== Exercise materials ==
====
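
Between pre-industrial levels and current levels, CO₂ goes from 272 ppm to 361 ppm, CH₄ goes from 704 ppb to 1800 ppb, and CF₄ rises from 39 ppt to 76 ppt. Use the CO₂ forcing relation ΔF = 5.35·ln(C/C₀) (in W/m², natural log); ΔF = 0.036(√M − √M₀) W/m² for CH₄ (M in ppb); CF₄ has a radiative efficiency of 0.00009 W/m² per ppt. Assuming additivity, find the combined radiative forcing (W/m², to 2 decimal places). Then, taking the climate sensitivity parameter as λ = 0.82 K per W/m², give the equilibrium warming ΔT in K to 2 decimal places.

ΔF = 2.09 W/m²; ΔT = 1.71 K

CO₂: 5.35 × ln(361/272) = 5.35 × ln(1.32721) = 5.35 × 0.28308 = 1.5145 W/m².
CH₄: 0.036 × (√1800 − √704) = 0.036 × (42.4264 − 26.5330) = 0.036 × 15.8934 = 0.5722 W/m².
CF₄: ΔF = 0.00009 × (76 − 39) = 0.00009 × 37 = 0.0033 W/m².
Total ΔF = 1.5145 + 0.5722 + 0.0033 = 2.0900 W/m².
ΔT = λ ΔF = 0.82 × 2.09 = 1.7138 K.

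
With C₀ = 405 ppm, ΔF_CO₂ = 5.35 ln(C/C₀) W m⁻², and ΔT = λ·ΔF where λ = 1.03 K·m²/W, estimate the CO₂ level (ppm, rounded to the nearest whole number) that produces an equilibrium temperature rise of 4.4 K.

Required forcing: ΔF = ΔT/λ = 4.4/1.03 = 4.2718 W/m².
Then ln(C/405) = ΔF/5.35 = 4.2718/5.35 = 0.79847.
So C = 405 × e^0.79847 = 405 × 2.22214 = 899.97 ppm.

C ≈ 900 ppm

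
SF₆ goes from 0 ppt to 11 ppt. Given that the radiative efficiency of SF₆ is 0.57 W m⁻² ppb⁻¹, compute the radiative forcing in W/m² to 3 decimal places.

SF₆: Δ = 11 − 0 = 11 ppt = 0.011 ppb; ΔF = 0.57 × 0.011 = 0.0063 W/m².

ΔF = 0.006 W/m²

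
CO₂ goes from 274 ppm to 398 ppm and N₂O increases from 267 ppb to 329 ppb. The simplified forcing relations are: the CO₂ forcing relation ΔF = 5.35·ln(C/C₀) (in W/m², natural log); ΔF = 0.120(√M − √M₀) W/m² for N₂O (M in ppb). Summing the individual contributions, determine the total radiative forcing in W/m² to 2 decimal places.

ΔF = 2.21 W/m²

CO₂: 5.35 × ln(398/274) = 5.35 × ln(1.45255) = 5.35 × 0.37332 = 1.9973 W/m².
N₂O: 0.120 × (√329 − √267) = 0.120 × (18.1384 − 16.3401) = 0.120 × 1.7983 = 0.2158 W/m².
Total ΔF = 1.9973 + 0.2158 = 2.2131 W/m².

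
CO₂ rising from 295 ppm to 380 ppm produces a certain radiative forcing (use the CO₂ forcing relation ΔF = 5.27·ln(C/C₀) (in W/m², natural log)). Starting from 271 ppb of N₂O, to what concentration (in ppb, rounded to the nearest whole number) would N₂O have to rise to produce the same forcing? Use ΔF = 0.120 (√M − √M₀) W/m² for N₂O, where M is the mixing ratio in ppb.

CO₂ forcing: 5.27 × ln(380/295) = 5.27 × 0.253196 = 1.33434 W/m².
Set 0.120(√M − √271) = 1.33434: √M = 1.33434/0.120 + √271 = 11.1195 + 16.4621 = 27.5816.
M = (27.5816)² = 760.74 ppb.

M ≈ 761 ppb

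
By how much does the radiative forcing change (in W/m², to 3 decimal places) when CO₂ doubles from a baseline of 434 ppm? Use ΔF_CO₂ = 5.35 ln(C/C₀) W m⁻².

Because the forcing depends only on the ratio C/C₀, the initial concentration does not enter.
ΔF = 5.35 × ln(2) = 5.35 × 0.69315 = 3.7084 W/m².

ΔF = 3.708 W/m²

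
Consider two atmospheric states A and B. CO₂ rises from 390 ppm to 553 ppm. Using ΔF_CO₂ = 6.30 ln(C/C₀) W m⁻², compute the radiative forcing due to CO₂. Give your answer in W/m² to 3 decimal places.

CO₂ absorption bands are partially saturated, so forcing scales with the logarithm of the concentration ratio.
CO₂: 6.30 × ln(553/390) = 6.30 × ln(1.41795) = 6.30 × 0.34921 = 2.2000 W/m².

ΔF = 2.200 W/m²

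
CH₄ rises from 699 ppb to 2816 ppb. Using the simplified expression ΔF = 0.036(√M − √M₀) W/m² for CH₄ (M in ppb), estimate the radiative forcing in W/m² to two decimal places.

CH₄: 0.036 × (√2816 − √699) = 0.036 × (53.0660 − 26.4386) = 0.036 × 26.6274 = 0.9586 W/m².

ΔF = 0.96 W/m²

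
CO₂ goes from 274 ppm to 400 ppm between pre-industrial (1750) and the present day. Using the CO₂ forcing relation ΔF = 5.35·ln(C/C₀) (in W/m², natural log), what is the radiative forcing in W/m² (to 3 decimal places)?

ΔF = 2.024 W/m²

CO₂: 5.35 × ln(400/274) = 5.35 × ln(1.45985) = 5.35 × 0.37833 = 2.0241 W/m².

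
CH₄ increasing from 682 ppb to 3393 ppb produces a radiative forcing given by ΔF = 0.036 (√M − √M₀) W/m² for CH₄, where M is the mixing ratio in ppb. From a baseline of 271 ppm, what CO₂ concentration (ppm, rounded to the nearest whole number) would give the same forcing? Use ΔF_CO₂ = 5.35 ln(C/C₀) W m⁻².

C ≈ 336 ppm

CH₄ forcing: 0.036 × (√3393 − √682) = 0.036 × (58.2495 − 26.1151) = 0.036 × 32.1344 = 1.15684 W/m².
Set 5.35 ln(C/271) = 1.15684: ln(C/271) = 1.15684/5.35 = 0.21623, so C = 271 × e^0.21623 = 271 × 1.24139 = 336.42 ppm.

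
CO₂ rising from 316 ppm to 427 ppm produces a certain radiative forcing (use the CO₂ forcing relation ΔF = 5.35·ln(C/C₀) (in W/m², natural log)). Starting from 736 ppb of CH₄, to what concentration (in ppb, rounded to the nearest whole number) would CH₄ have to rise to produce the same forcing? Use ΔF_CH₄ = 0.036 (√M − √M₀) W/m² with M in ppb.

M ≈ 5165 ppb

CO₂ forcing: 5.35 × ln(427/316) = 5.35 × 0.301042 = 1.61057 W/m².
Set 0.036(√M − √736) = 1.61057: √M = 1.61057/0.036 + √736 = 44.7381 + 27.1293 = 71.8674.
M = (71.8674)² = 5164.92 ppb.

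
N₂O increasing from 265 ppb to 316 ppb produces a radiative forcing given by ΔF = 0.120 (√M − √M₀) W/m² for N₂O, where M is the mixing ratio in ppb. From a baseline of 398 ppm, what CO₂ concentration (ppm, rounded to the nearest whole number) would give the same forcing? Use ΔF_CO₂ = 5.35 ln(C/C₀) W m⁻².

C ≈ 412 ppm

N₂O forcing: 0.120 × (√316 − √265) = 0.120 × (17.7764 − 16.2788) = 0.120 × 1.4976 = 0.17971 W/m².
Set 5.35 ln(C/398) = 0.17971: ln(C/398) = 0.17971/5.35 = 0.03359, so C = 398 × e^0.03359 = 398 × 1.03416 = 411.60 ppm.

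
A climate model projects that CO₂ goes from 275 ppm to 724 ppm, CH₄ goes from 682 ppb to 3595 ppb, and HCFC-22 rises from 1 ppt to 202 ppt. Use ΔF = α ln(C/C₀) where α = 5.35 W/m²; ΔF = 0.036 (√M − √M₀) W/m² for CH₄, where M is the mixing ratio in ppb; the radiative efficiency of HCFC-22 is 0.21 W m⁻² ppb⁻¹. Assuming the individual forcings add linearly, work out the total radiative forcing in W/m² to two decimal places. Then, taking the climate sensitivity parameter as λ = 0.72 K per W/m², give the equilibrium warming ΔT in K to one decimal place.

ΔF = 6.44 W/m²; ΔT = 4.6 K

CO₂: 5.35 × ln(724/275) = 5.35 × ln(2.63273) = 5.35 × 0.96802 = 5.1789 W/m².
CH₄: 0.036 × (√3595 − √682) = 0.036 × (59.9583 − 26.1151) = 0.036 × 33.8432 = 1.2184 W/m².
HCFC-22: Δ = 202 − 1 = 201 ppt = 0.201 ppb; ΔF = 0.21 × 0.201 = 0.0422 W/m².
Total ΔF = 5.1789 + 1.2184 + 0.0422 = 6.4395 W/m².
ΔT = λ ΔF = 0.72 × 6.44 = 4.6368 K.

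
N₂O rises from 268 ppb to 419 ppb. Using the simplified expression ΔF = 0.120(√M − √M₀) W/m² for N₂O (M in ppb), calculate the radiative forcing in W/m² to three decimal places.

ΔF = 0.492 W/m²

N₂O: 0.120 × (√419 − √268) = 0.120 × (20.4695 − 16.3707) = 0.120 × 4.0988 = 0.4919 W/m².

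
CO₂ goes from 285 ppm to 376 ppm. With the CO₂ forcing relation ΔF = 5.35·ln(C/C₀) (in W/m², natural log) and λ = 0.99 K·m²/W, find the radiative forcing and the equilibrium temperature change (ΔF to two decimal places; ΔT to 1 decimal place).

ΔF = 1.48 W/m²; ΔT = 1.5 K

CO₂: 5.35 × ln(376/285) = 5.35 × ln(1.31930) = 5.35 × 0.27710 = 1.4825 W/m².
ΔT = λ ΔF = 0.99 × 1.48 = 1.4652 K.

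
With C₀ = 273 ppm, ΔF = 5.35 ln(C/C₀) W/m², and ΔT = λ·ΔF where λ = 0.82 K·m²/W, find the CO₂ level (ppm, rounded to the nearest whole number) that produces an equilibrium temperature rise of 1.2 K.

Required forcing: ΔF = ΔT/λ = 1.2/0.82 = 1.4634 W/m².
Then ln(C/273) = ΔF/5.35 = 1.4634/5.35 = 0.27353.
So C = 273 × e^0.27353 = 273 × 1.31460 = 358.89 ppm.

C ≈ 359 ppm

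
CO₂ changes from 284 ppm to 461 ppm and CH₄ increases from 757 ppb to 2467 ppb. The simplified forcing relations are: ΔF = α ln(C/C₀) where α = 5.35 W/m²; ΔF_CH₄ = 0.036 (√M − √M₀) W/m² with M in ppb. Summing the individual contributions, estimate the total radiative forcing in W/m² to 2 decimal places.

ΔF = 3.39 W/m²

CO₂: 5.35 × ln(461/284) = 5.35 × ln(1.62324) = 5.35 × 0.48442 = 2.5916 W/m².
CH₄: 0.036 × (√2467 − √757) = 0.036 × (49.6689 − 27.5136) = 0.036 × 22.1553 = 0.7976 W/m².
Total ΔF = 2.5916 + 0.7976 = 3.3892 W/m².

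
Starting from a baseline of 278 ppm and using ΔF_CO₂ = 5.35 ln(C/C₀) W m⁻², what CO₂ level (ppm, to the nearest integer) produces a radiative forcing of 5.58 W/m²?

C ≈ 789 ppm

Set 5.35 ln(C/278) = 5.58, so ln(C/278) = 5.58/5.35 = 1.04299.
Then C/278 = e^1.04299 = 2.83769, giving C = 278 × 2.83769 = 788.88 ppm.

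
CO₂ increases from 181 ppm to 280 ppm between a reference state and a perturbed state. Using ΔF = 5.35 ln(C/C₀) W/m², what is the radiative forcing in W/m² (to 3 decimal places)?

ΔF = 2.334 W/m²

CO₂: 5.35 × ln(280/181) = 5.35 × ln(1.54696) = 5.35 × 0.43629 = 2.3342 W/m².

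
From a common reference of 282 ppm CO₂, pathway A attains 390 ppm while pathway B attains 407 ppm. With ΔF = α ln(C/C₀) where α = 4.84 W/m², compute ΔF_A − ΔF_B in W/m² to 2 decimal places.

ΔF_A − ΔF_B = -0.21 W/m²

ΔF_A = 4.84 ln(390/282) = 4.84 × 0.32424 = 1.5693 W/m².
ΔF_B = 4.84 ln(407/282) = 4.84 × 0.36691 = 1.7758 W/m².
Difference: 1.5693 − 1.7758 = -0.2065 W/m².
(Equivalently, ΔF_A − ΔF_B = 4.84 ln(390/407) = 4.84 × -0.04267 = -0.2065 W/m².)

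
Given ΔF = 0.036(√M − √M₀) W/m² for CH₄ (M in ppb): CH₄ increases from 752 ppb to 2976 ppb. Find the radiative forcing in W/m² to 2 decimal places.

CH₄: 0.036 × (√2976 − √752) = 0.036 × (54.5527 − 27.4226) = 0.036 × 27.1301 = 0.9767 W/m².

ΔF = 0.98 W/m²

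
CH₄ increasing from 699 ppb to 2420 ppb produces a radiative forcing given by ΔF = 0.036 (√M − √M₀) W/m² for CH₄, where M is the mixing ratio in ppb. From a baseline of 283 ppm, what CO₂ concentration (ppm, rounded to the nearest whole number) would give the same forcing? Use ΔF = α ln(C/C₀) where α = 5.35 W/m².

CH₄ forcing: 0.036 × (√2420 − √699) = 0.036 × (49.1935 − 26.4386) = 0.036 × 22.7549 = 0.81918 W/m².
Set 5.35 ln(C/283) = 0.81918: ln(C/283) = 0.81918/5.35 = 0.15312, so C = 283 × e^0.15312 = 283 × 1.16546 = 329.83 ppm.

C ≈ 330 ppm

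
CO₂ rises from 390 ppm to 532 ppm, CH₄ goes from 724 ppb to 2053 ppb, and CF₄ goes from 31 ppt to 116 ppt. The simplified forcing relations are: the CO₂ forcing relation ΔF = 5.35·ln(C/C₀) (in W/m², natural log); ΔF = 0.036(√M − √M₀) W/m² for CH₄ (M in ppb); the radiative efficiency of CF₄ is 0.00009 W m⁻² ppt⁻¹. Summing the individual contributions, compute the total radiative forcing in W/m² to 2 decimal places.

CO₂: 5.35 × ln(532/390) = 5.35 × ln(1.36410) = 5.35 × 0.31049 = 1.6611 W/m².
CH₄: 0.036 × (√2053 − √724) = 0.036 × (45.3100 − 26.9072) = 0.036 × 18.4028 = 0.6625 W/m².
CF₄: ΔF = 0.00009 × (116 − 31) = 0.00009 × 85 = 0.0077 W/m².
Total ΔF = 1.6611 + 0.6625 + 0.0077 = 2.3313 W/m².

ΔF = 2.33 W/m²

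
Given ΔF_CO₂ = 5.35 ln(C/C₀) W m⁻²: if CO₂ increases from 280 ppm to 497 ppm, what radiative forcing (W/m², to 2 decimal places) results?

CO₂: 5.35 × ln(497/280) = 5.35 × ln(1.77500) = 5.35 × 0.57380 = 3.0698 W/m².

ΔF = 3.07 W/m²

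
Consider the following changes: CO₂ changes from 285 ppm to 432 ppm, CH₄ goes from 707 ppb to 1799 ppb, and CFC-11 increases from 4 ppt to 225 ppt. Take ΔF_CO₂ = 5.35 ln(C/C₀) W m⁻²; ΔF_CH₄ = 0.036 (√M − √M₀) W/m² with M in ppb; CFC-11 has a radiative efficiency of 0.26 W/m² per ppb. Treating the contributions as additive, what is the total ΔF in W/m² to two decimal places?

ΔF = 2.85 W/m²

CO₂: 5.35 × ln(432/285) = 5.35 × ln(1.51579) = 5.35 × 0.41594 = 2.2253 W/m².
CH₄: 0.036 × (√1799 − √707) = 0.036 × (42.4146 − 26.5895) = 0.036 × 15.8251 = 0.5697 W/m².
CFC-11: Δ = 225 − 4 = 221 ppt = 0.221 ppb; ΔF = 0.26 × 0.221 = 0.0575 W/m².
Total ΔF = 2.2253 + 0.5697 + 0.0575 = 2.8525 W/m².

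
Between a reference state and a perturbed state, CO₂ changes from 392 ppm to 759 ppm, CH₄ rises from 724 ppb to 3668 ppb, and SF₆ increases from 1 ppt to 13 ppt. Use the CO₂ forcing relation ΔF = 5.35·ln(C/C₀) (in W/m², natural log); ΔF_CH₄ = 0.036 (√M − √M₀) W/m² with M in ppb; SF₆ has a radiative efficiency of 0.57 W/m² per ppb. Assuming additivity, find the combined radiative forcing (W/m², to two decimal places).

ΔF = 4.75 W/m²

CO₂: 5.35 × ln(759/392) = 5.35 × ln(1.93622) = 5.35 × 0.66074 = 3.5350 W/m².
CH₄: 0.036 × (√3668 − √724) = 0.036 × (60.5640 − 26.9072) = 0.036 × 33.6568 = 1.2116 W/m².
SF₆: Δ = 13 − 1 = 12 ppt = 0.012 ppb; ΔF = 0.57 × 0.012 = 0.0068 W/m².
Total ΔF = 3.5350 + 1.2116 + 0.0068 = 4.7534 W/m².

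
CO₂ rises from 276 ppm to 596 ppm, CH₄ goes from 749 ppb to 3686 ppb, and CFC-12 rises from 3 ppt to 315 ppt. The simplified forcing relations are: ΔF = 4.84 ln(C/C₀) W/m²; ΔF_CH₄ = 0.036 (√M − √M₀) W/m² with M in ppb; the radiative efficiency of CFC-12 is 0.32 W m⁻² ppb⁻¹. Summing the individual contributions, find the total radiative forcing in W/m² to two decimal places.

ΔF = 5.03 W/m²

CO₂: 4.84 × ln(596/276) = 4.84 × ln(2.15942) = 4.84 × 0.76984 = 3.7260 W/m².
CH₄: 0.036 × (√3686 − √749) = 0.036 × (60.7124 − 27.3679) = 0.036 × 33.3445 = 1.2004 W/m².
CFC-12: Δ = 315 − 3 = 312 ppt = 0.312 ppb; ΔF = 0.32 × 0.312 = 0.0998 W/m².
Total ΔF = 3.7260 + 1.2004 + 0.0998 = 5.0262 W/m².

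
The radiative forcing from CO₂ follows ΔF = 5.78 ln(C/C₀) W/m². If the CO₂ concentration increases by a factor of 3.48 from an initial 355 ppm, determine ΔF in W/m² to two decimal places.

ΔF = 7.21 W/m²

ΔF = 5.78 × ln(3.48) = 5.78 × 1.24703 = 7.2078 W/m².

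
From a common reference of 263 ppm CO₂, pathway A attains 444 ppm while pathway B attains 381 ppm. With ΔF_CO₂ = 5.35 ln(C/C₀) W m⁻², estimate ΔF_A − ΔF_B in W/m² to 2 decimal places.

ΔF_A − ΔF_B = 0.82 W/m²

ΔF_A = 5.35 ln(444/263) = 5.35 × 0.52367 = 2.8016 W/m².
ΔF_B = 5.35 ln(381/263) = 5.35 × 0.37065 = 1.9830 W/m².
Difference: 2.8016 − 1.9830 = 0.8186 W/m².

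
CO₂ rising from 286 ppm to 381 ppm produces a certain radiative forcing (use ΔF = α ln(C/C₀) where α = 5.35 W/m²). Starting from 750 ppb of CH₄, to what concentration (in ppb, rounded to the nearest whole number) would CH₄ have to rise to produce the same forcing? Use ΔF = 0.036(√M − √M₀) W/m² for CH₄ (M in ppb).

M ≈ 4901 ppb

CO₂ forcing: 5.35 × ln(381/286) = 5.35 × 0.286808 = 1.53442 W/m².
Set 0.036(√M − √750) = 1.53442: √M = 1.53442/0.036 + √750 = 42.6228 + 27.3861 = 70.0089.
M = (70.0089)² = 4901.25 ppb.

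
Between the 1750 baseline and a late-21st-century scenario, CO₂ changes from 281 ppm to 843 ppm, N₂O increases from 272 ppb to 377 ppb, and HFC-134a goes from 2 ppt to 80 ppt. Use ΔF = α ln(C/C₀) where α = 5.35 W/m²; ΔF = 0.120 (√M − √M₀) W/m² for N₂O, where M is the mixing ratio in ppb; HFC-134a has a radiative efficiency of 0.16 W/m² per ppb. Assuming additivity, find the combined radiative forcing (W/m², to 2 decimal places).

ΔF = 6.24 W/m²

CO₂: 5.35 × ln(843/281) = 5.35 × ln(3.00000) = 5.35 × 1.09861 = 5.8776 W/m².
N₂O: 0.120 × (√377 − √272) = 0.120 × (19.4165 − 16.4924) = 0.120 × 2.9241 = 0.3509 W/m².
HFC-134a: Δ = 80 − 2 = 78 ppt = 0.078 ppb; ΔF = 0.16 × 0.078 = 0.0125 W/m².
Total ΔF = 5.8776 + 0.3509 + 0.0125 = 6.2410 W/m².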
====
== Exercise aim ==
Find where "CO₂ rising from 286" occurs in the data, and please write out that line through the last line exactly, with nothing else.

== Completed exercise ==
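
CO₂ rising from 286 ppm to 381 ppm produces a certain radiative forcing (use ΔF = α ln(C/C₀) where α = 5.35 W/m²). Starting from 750 ppb of CH₄, to what concentration (in ppb, rounded to the nearest whole number) would CH₄ have to rise to produce the same forcing? Use ΔF = 0.036(√M − √M₀) W/m² for CH₄ (M in ppb).

M ≈ 4901 ppb

CO₂ forcing: 5.35 × ln(381/286) = 5.35 × 0.286808 = 1.53442 W/m².
Set 0.036(√M − √750) = 1.53442: √M = 1.53442/0.036 + √750 = 42.6228 + 27.3861 = 70.0089.
M = (70.0089)² = 4901.25 ppb.

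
Between the 1750 baseline and a late-21st-century scenario, CO₂ changes from 281 ppm to 843 ppm, N₂O increases from 272 ppb to 377 ppb, and HFC-134a goes from 2 ppt to 80 ppt. Use ΔF = α ln(C/C₀) where α = 5.35 W/m²; ΔF = 0.120 (√M − √M₀) W/m² for N₂O, where M is the mixing ratio in ppb; HFC-134a has a radiative efficiency of 0.16 W/m² per ppb. Assuming additivity, find the combined radiative forcing (W/m², to 2 decimal places).

ΔF = 6.24 W/m²

CO₂: 5.35 × ln(843/281) = 5.35 × ln(3.00000) = 5.35 × 1.09861 = 5.8776 W/m².
N₂O: 0.120 × (√377 − √272) = 0.120 × (19.4165 − 16.4924) = 0.120 × 2.9241 = 0.3509 W/m².
HFC-134a: Δ = 80 − 2 = 78 ppt = 0.078 ppb; ΔF = 0.16 × 0.078 = 0.0125 W/m².
Total ΔF = 5.8776 + 0.3509 + 0.0125 = 6.2410 W/m².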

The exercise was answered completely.